(Beginning of Input for this task)
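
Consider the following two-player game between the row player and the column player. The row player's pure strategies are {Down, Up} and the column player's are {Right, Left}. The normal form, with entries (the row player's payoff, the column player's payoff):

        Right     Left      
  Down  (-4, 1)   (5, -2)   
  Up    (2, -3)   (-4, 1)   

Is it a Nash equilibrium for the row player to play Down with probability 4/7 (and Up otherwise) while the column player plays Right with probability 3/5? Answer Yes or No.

Check the column player's indifference given the row player's mix p = 4/7:
  payoff from Right = -5/7; payoff from Left = -5/7 — equal.
Check the row player's indifference given the column player's mix q = 3/5:
  payoff from Down = -2/5; payoff from Up = -2/5 — equal.
Both players are indifferent, so neither can profitably deviate.

Yes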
(End of Input for this task)
**To do:**
The whole block of entries above should be repeated exactly.

**Finished task:**
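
Consider the following two-player game between the row player and the column player. The row player's pure strategies are {Down, Up} and the column player's are {Right, Left}. The normal form, with entries (the row player's payoff, the column player's payoff):

        Right     Left      
  Down  (-4, 1)   (5, -2)   
  Up    (2, -3)   (-4, 1)   

Is it a Nash equilibrium for the row player to play Down with probability 4/7 (and Up otherwise) while the column player plays Right with probability 3/5? Answer Yes or No.

Check the column player's indifference given the row player's mix p = 4/7:
  payoff from Right = -5/7; payoff from Left = -5/7 — equal.
Check the row player's indifference given the column player's mix q = 3/5:
  payoff from Down = -2/5; payoff from Up = -2/5 — equal.
Both players are indifferent, so neither can profitably deviate.

Yes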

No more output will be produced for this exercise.